Exercise details:
In the records below, begin at the line containing "118.0.0.0/8 via 132.252.160.10 dev eth1" and end at the line containing "78.12.0.0/14 via 43.194.142.235 dev tun0"; quote every line in that span exactly, including both boundary lines, and no others.

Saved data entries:
——

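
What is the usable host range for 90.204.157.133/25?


Network: 90.204.157.128
Broadcast: 90.204.157.255
First usable = network + 1
Last usable = broadcast - 1
Range: 90.204.157.129 to 90.204.157.254


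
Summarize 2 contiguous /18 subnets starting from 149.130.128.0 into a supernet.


Original prefix: /18
Number of subnets: 2 = 2^1
New prefix = 18 - 1 = 17
Supernet: 149.130.128.0/17


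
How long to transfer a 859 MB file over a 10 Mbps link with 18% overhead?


Effective throughput = 10 * (1 - 18/100) = 8.2 Mbps
File size in Mb = 859 * 8 = 6872 Mb
Time = 6872 / 8.2
Time = 838.0488 seconds


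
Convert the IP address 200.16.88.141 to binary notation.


200 = 11001000
16 = 00010000
88 = 01011000
141 = 10001101
Binary: 11001000.00010000.01011000.10001101


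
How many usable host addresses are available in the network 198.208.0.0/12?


Host bits = 32 - 12 = 20
Total addresses = 2^20 = 1048576
Usable = total - 2 (network and broadcast)
Usable hosts: 1048574


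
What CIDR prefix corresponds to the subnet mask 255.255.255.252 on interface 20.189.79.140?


Binary: 11111111.11111111.11111111.11111100
Count leading 1s
Prefix: /30


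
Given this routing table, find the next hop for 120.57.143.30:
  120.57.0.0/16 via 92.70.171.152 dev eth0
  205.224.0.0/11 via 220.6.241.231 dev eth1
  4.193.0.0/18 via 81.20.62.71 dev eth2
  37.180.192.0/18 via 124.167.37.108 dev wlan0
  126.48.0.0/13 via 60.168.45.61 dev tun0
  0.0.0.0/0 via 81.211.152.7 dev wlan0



Longest prefix match for 120.57.143.30:
  /16 120.57.0.0: MATCH
  /11 205.224.0.0: no
  /18 4.193.0.0: no
  /18 37.180.192.0: no
  /13 126.48.0.0: no
  /0 0.0.0.0: MATCH
Selected: next-hop 92.70.171.152 via eth0 (matched /16)


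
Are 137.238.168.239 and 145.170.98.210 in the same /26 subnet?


Mask: 255.255.255.192
137.238.168.239 AND mask = 137.238.168.192
145.170.98.210 AND mask = 145.170.98.192
No, different subnets (137.238.168.192 vs 145.170.98.192)


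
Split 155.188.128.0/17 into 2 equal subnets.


New prefix = 17 + 1 = 18
Each subnet has 16384 addresses
  155.188.128.0/18
  155.188.192.0/18
Subnets: 155.188.128.0/18, 155.188.192.0/18


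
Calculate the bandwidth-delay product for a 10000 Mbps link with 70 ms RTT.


BDP = bandwidth * RTT
= 10000 Mbps * 70 ms
= 10000 * 1e6 * 70 / 1000 bits
= 700000000 bits
= 87500000 bytes
= 85449.2188 KB
BDP = 700000000 bits (87500000 bytes)


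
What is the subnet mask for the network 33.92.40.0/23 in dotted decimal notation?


/23 means 23 network bits, 9 host bits
Binary: 11111111111111111111111000000000
Mask: 255.255.254.0


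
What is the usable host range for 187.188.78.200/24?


Network: 187.188.78.0
Broadcast: 187.188.78.255
First usable = network + 1
Last usable = broadcast - 1
Range: 187.188.78.1 to 187.188.78.254


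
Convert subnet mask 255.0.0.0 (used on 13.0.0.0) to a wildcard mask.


Subnet mask: 255.0.0.0
Wildcard = 255.255.255.255 - subnet mask
255 - 255 = 0
255 - 0 = 255
255 - 0 = 255
255 - 0 = 255
Wildcard: 0.255.255.255


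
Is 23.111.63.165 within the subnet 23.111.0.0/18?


Subnet network: 23.111.0.0
Test IP AND mask: 23.111.0.0
Yes, 23.111.63.165 is in 23.111.0.0/18


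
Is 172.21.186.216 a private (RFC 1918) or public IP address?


RFC 1918 private ranges:
  10.0.0.0/8 (10.0.0.0 - 10.255.255.255)
  172.16.0.0/12 (172.16.0.0 - 172.31.255.255)
  192.168.0.0/16 (192.168.0.0 - 192.168.255.255)
Private (in 172.16.0.0/12)


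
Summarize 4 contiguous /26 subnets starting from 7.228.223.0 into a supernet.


Original prefix: /26
Number of subnets: 4 = 2^2
New prefix = 26 - 2 = 24
Supernet: 7.228.223.0/24


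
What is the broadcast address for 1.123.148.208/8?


Network: 1.0.0.0/8
Host bits = 24
Set all host bits to 1:
Broadcast: 1.255.255.255


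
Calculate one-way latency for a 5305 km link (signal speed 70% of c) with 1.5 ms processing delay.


Speed = 0.7 * 3e5 km/s = 210000 km/s
Propagation delay = 5305 / 210000 = 0.0253 s = 25.2619 ms
Processing delay = 1.5 ms
Total one-way latency = 26.7619 ms


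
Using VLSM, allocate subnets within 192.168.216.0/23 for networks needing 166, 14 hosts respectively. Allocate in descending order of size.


166 hosts -> /24 (254 usable): 192.168.216.0/24
14 hosts -> /28 (14 usable): 192.168.217.0/28
Allocation: 192.168.216.0/24 (166 hosts, 254 usable); 192.168.217.0/28 (14 hosts, 14 usable)


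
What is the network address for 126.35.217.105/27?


IP:   01111110.00100011.11011001.01101001
Mask: 11111111.11111111.11111111.11100000
AND operation:
Net:  01111110.00100011.11011001.01100000
Network: 126.35.217.96/27


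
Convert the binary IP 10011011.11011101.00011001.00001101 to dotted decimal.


10011011 = 155
11011101 = 221
00011001 = 25
00001101 = 13
IP: 155.221.25.13


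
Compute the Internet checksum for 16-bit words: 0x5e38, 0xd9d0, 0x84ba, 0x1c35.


Sum all words (with carry folding):
+ 0x5e38 = 0x5e38
+ 0xd9d0 = 0x3809
+ 0x84ba = 0xbcc3
+ 0x1c35 = 0xd8f8
One's complement: ~0xd8f8
Checksum = 0x2707


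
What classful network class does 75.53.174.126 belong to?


First octet: 75
Binary: 01001011
0xxxxxxx -> Class A (1-126)
Class A, default mask 255.0.0.0 (/8)


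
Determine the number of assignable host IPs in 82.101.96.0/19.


Host bits = 32 - 19 = 13
Total addresses = 2^13 = 8192
Usable = total - 2 (network and broadcast)
Usable hosts: 8190


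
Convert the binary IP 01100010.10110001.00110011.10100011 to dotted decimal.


01100010 = 98
10110001 = 177
00110011 = 51
10100011 = 163
IP: 98.177.51.163


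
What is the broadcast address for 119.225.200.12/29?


Network: 119.225.200.8/29
Host bits = 3
Set all host bits to 1:
Broadcast: 119.225.200.15


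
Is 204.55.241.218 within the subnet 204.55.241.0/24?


Subnet network: 204.55.241.0
Test IP AND mask: 204.55.241.0
Yes, 204.55.241.218 is in 204.55.241.0/24


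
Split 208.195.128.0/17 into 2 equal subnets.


New prefix = 17 + 1 = 18
Each subnet has 16384 addresses
  208.195.128.0/18
  208.195.192.0/18
Subnets: 208.195.128.0/18, 208.195.192.0/18


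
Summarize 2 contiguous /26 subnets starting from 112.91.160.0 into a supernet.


Original prefix: /26
Number of subnets: 2 = 2^1
New prefix = 26 - 1 = 25
Supernet: 112.91.160.0/25


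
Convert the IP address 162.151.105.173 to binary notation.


162 = 10100010
151 = 10010111
105 = 01101001
173 = 10101101
Binary: 10100010.10010111.01101001.10101101


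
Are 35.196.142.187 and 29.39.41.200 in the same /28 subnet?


Mask: 255.255.255.240
35.196.142.187 AND mask = 35.196.142.176
29.39.41.200 AND mask = 29.39.41.192
No, different subnets (35.196.142.176 vs 29.39.41.192)


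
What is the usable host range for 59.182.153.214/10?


Network: 59.128.0.0
Broadcast: 59.191.255.255
First usable = network + 1
Last usable = broadcast - 1
Range: 59.128.0.1 to 59.191.255.254


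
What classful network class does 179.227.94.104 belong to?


First octet: 179
Binary: 10110011
10xxxxxx -> Class B (128-191)
Class B, default mask 255.255.0.0 (/16)


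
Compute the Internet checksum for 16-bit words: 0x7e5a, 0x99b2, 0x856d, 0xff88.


Sum all words (with carry folding):
+ 0x7e5a = 0x7e5a
+ 0x99b2 = 0x180d
+ 0x856d = 0x9d7a
+ 0xff88 = 0x9d03
One's complement: ~0x9d03
Checksum = 0x62fc


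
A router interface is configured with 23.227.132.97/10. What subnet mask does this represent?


/10 means 10 network bits, 22 host bits
Binary: 11111111110000000000000000000000
Mask: 255.192.0.0


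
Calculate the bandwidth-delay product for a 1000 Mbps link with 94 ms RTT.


BDP = bandwidth * RTT
= 1000 Mbps * 94 ms
= 1000 * 1e6 * 94 / 1000 bits
= 94000000 bits
= 11750000 bytes
= 11474.6094 KB
BDP = 94000000 bits (11750000 bytes)


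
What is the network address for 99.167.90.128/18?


IP:   01100011.10100111.01011010.10000000
Mask: 11111111.11111111.11000000.00000000
AND operation:
Net:  01100011.10100111.01000000.00000000
Network: 99.167.64.0/18


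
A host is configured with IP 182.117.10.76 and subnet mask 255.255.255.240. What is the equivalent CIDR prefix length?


Binary: 11111111.11111111.11111111.11110000
Count leading 1s
Prefix: /28


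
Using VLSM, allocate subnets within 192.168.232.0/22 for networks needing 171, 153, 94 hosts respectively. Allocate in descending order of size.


171 hosts -> /24 (254 usable): 192.168.232.0/24
153 hosts -> /24 (254 usable): 192.168.233.0/24
94 hosts -> /25 (126 usable): 192.168.234.0/25
Allocation: 192.168.232.0/24 (171 hosts, 254 usable); 192.168.233.0/24 (153 hosts, 254 usable); 192.168.234.0/25 (94 hosts, 126 usable)


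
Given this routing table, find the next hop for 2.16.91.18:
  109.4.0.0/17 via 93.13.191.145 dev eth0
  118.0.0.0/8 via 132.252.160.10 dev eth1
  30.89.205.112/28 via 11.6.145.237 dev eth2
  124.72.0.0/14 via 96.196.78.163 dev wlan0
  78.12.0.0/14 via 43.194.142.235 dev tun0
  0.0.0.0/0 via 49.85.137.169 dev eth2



Longest prefix match for 2.16.91.18:
  /17 109.4.0.0: no
  /8 118.0.0.0: no
  /28 30.89.205.112: no
  /14 124.72.0.0: no
  /14 78.12.0.0: no
  /0 0.0.0.0: MATCH
Selected: next-hop 49.85.137.169 via eth2 (matched /0)


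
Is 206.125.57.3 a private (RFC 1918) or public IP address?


RFC 1918 private ranges:
  10.0.0.0/8 (10.0.0.0 - 10.255.255.255)
  172.16.0.0/12 (172.16.0.0 - 172.31.255.255)
  192.168.0.0/16 (192.168.0.0 - 192.168.255.255)
Public (not in any RFC 1918 range)


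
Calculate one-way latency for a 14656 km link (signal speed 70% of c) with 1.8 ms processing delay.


Speed = 0.7 * 3e5 km/s = 210000 km/s
Propagation delay = 14656 / 210000 = 0.0698 s = 69.7905 ms
Processing delay = 1.8 ms
Total one-way latency = 71.5905 ms


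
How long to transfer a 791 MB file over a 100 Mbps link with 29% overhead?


Effective throughput = 100 * (1 - 29/100) = 71 Mbps
File size in Mb = 791 * 8 = 6328 Mb
Time = 6328 / 71
Time = 89.1268 seconds


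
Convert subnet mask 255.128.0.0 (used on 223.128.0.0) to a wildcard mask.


Subnet mask: 255.128.0.0
Wildcard = 255.255.255.255 - subnet mask
255 - 255 = 0
255 - 128 = 127
255 - 0 = 255
255 - 0 = 255
Wildcard: 0.127.255.255


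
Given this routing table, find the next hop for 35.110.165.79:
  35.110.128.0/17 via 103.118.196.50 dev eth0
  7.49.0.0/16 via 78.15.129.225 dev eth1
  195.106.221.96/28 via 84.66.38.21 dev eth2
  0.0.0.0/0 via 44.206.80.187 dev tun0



Longest prefix match for 35.110.165.79:
  /17 35.110.128.0: MATCH
  /16 7.49.0.0: no
  /28 195.106.221.96: no
  /0 0.0.0.0: MATCH
Selected: next-hop 103.118.196.50 via eth0 (matched /17)


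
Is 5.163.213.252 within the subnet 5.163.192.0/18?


Subnet network: 5.163.192.0
Test IP AND mask: 5.163.192.0
Yes, 5.163.213.252 is in 5.163.192.0/18


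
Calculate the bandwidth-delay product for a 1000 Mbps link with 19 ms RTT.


BDP = bandwidth * RTT
= 1000 Mbps * 19 ms
= 1000 * 1e6 * 19 / 1000 bits
= 19000000 bits
= 2375000 bytes
= 2319.3359 KB
BDP = 19000000 bits (2375000 bytes)


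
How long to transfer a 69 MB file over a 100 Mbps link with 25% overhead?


Effective throughput = 100 * (1 - 25/100) = 75 Mbps
File size in Mb = 69 * 8 = 552 Mb
Time = 552 / 75
Time = 7.36 seconds


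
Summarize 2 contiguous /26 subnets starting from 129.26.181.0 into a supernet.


Original prefix: /26
Number of subnets: 2 = 2^1
New prefix = 26 - 1 = 25
Supernet: 129.26.181.0/25


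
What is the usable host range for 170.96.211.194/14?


Network: 170.96.0.0
Broadcast: 170.99.255.255
First usable = network + 1
Last usable = broadcast - 1
Range: 170.96.0.1 to 170.99.255.254


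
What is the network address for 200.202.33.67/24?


IP:   11001000.11001010.00100001.01000011
Mask: 11111111.11111111.11111111.00000000
AND operation:
Net:  11001000.11001010.00100001.00000000
Network: 200.202.33.0/24


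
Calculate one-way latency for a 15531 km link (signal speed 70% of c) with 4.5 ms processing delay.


Speed = 0.7 * 3e5 km/s = 210000 km/s
Propagation delay = 15531 / 210000 = 0.074 s = 73.9571 ms
Processing delay = 4.5 ms
Total one-way latency = 78.4571 ms


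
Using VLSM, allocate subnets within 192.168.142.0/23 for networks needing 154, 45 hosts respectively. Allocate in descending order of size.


154 hosts -> /24 (254 usable): 192.168.142.0/24
45 hosts -> /26 (62 usable): 192.168.143.0/26
Allocation: 192.168.142.0/24 (154 hosts, 254 usable); 192.168.143.0/26 (45 hosts, 62 usable)


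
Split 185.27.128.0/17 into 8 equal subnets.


New prefix = 17 + 3 = 20
Each subnet has 4096 addresses
  185.27.128.0/20
  185.27.144.0/20
  185.27.160.0/20
  185.27.176.0/20
  185.27.192.0/20
  185.27.208.0/20
  185.27.224.0/20
  185.27.240.0/20
Subnets: 185.27.128.0/20, 185.27.144.0/20, 185.27.160.0/20, 185.27.176.0/20, 185.27.192.0/20, 185.27.208.0/20, 185.27.224.0/20, 185.27.240.0/20


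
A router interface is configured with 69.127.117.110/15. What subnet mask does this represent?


/15 means 15 network bits, 17 host bits
Binary: 11111111111111100000000000000000
Mask: 255.254.0.0


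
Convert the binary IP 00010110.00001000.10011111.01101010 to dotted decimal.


00010110 = 22
00001000 = 8
10011111 = 159
01101010 = 106
IP: 22.8.159.106


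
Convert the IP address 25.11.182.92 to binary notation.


25 = 00011001
11 = 00001011
182 = 10110110
92 = 01011100
Binary: 00011001.00001011.10110110.01011100


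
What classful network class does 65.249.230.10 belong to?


First octet: 65
Binary: 01000001
0xxxxxxx -> Class A (1-126)
Class A, default mask 255.0.0.0 (/8)


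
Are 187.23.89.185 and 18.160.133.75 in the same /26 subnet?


Mask: 255.255.255.192
187.23.89.185 AND mask = 187.23.89.128
18.160.133.75 AND mask = 18.160.133.64
No, different subnets (187.23.89.128 vs 18.160.133.64)


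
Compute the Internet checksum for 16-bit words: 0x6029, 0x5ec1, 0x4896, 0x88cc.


Sum all words (with carry folding):
+ 0x6029 = 0x6029
+ 0x5ec1 = 0xbeea
+ 0x4896 = 0x0781
+ 0x88cc = 0x904d
One's complement: ~0x904d
Checksum = 0x6fb2


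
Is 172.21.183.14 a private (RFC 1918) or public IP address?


RFC 1918 private ranges:
  10.0.0.0/8 (10.0.0.0 - 10.255.255.255)
  172.16.0.0/12 (172.16.0.0 - 172.31.255.255)
  192.168.0.0/16 (192.168.0.0 - 192.168.255.255)
Private (in 172.16.0.0/12)


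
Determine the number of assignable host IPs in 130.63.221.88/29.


Host bits = 32 - 29 = 3
Total addresses = 2^3 = 8
Usable = total - 2 (network and broadcast)
Usable hosts: 6


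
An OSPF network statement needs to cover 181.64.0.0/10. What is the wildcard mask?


Subnet mask: 255.192.0.0
Wildcard = 255.255.255.255 - subnet mask
255 - 255 = 0
255 - 192 = 63
255 - 0 = 255
255 - 0 = 255
Wildcard: 0.63.255.255


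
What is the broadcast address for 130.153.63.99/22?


Network: 130.153.60.0/22
Host bits = 10
Set all host bits to 1:
Broadcast: 130.153.63.255


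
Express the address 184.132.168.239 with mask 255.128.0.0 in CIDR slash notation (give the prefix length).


Binary: 11111111.10000000.00000000.00000000
Count leading 1s
Prefix: /9


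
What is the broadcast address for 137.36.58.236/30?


Network: 137.36.58.236/30
Host bits = 2
Set all host bits to 1:
Broadcast: 137.36.58.239


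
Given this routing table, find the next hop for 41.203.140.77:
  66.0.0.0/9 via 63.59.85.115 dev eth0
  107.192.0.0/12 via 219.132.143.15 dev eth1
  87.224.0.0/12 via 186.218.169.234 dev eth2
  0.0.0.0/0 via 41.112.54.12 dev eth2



Longest prefix match for 41.203.140.77:
  /9 66.0.0.0: no
  /12 107.192.0.0: no
  /12 87.224.0.0: no
  /0 0.0.0.0: MATCH
Selected: next-hop 41.112.54.12 via eth2 (matched /0)


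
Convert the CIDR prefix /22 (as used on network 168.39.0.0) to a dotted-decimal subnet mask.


/22 means 22 network bits, 10 host bits
Binary: 11111111111111111111110000000000
Mask: 255.255.252.0


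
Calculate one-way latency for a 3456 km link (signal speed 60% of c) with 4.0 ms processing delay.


Speed = 0.6 * 3e5 km/s = 180000 km/s
Propagation delay = 3456 / 180000 = 0.0192 s = 19.2 ms
Processing delay = 4.0 ms
Total one-way latency = 23.2 ms


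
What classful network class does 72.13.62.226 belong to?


First octet: 72
Binary: 01001000
0xxxxxxx -> Class A (1-126)
Class A, default mask 255.0.0.0 (/8)


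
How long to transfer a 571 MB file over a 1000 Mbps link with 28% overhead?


Effective throughput = 1000 * (1 - 28/100) = 720 Mbps
File size in Mb = 571 * 8 = 4568 Mb
Time = 4568 / 720
Time = 6.3444 seconds


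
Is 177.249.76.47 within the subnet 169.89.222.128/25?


Subnet network: 169.89.222.128
Test IP AND mask: 177.249.76.0
No, 177.249.76.47 is not in 169.89.222.128/25


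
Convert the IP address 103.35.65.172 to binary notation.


103 = 01100111
35 = 00100011
65 = 01000001
172 = 10101100
Binary: 01100111.00100011.01000001.10101100


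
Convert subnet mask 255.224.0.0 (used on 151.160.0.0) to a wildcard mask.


Subnet mask: 255.224.0.0
Wildcard = 255.255.255.255 - subnet mask
255 - 255 = 0
255 - 224 = 31
255 - 0 = 255
255 - 0 = 255
Wildcard: 0.31.255.255


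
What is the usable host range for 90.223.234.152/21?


Network: 90.223.232.0
Broadcast: 90.223.239.255
First usable = network + 1
Last usable = broadcast - 1
Range: 90.223.232.1 to 90.223.239.254


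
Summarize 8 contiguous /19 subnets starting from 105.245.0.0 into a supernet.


Original prefix: /19
Number of subnets: 8 = 2^3
New prefix = 19 - 3 = 16
Supernet: 105.245.0.0/16


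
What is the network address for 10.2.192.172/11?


IP:   00001010.00000010.11000000.10101100
Mask: 11111111.11100000.00000000.00000000
AND operation:
Net:  00001010.00000000.00000000.00000000
Network: 10.0.0.0/11


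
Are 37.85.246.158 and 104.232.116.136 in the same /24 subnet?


Mask: 255.255.255.0
37.85.246.158 AND mask = 37.85.246.0
104.232.116.136 AND mask = 104.232.116.0
No, different subnets (37.85.246.0 vs 104.232.116.0)


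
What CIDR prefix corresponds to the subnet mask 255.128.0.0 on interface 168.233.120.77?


Binary: 11111111.10000000.00000000.00000000
Count leading 1s
Prefix: /9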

——

Reply:
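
  118.0.0.0/8 via 132.252.160.10 dev eth1
  30.89.205.112/28 via 11.6.145.237 dev eth2
  124.72.0.0/14 via 96.196.78.163 dev wlan0
  78.12.0.0/14 via 43.194.142.235 dev tun0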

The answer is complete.